Please copy the material under this line exactly, keeping every line.

*****

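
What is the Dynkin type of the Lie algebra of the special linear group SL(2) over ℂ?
This is sl(2), which has dimension 2^2 - 1 = 3 and rank 2 - 1 = 1 (a Cartan subalgebra is the diagonal traceless matrices). In the classification of classical Lie algebras, the special linear algebra sl(n+1) has type A_n; here n = 1, so the Dynkin diagram is a chain of 1 nodes with single edges (A_1). Hence the type is A_1.

A_1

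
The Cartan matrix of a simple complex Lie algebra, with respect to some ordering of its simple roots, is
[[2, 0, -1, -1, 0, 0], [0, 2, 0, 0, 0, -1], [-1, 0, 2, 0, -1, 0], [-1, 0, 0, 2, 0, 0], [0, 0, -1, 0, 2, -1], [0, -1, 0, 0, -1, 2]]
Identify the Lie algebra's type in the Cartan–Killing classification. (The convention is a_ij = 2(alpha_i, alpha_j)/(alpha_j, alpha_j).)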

*****

- [Task output]
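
What is the Dynkin type of the Lie algebra of the special linear group SL(2) over ℂ?
This is sl(2), which has dimension 2^2 - 1 = 3 and rank 2 - 1 = 1 (a Cartan subalgebra is the diagonal traceless matrices). In the classification of classical Lie algebras, the special linear algebra sl(n+1) has type A_n; here n = 1, so the Dynkin diagram is a chain of 1 nodes with single edges (A_1). Hence the type is A_1.

A_1

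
The Cartan matrix of a simple complex Lie algebra, with respect to some ordering of its simple roots, is
[[2, 0, -1, -1, 0, 0], [0, 2, 0, 0, 0, -1], [-1, 0, 2, 0, -1, 0], [-1, 0, 0, 2, 0, 0], [0, 0, -1, 0, 2, -1], [0, -1, 0, 0, -1, 2]]
Identify the Lie algebra's type in the Cartan–Killing classification. (The convention is a_ij = 2(alpha_i, alpha_j)/(alpha_j, alpha_j).)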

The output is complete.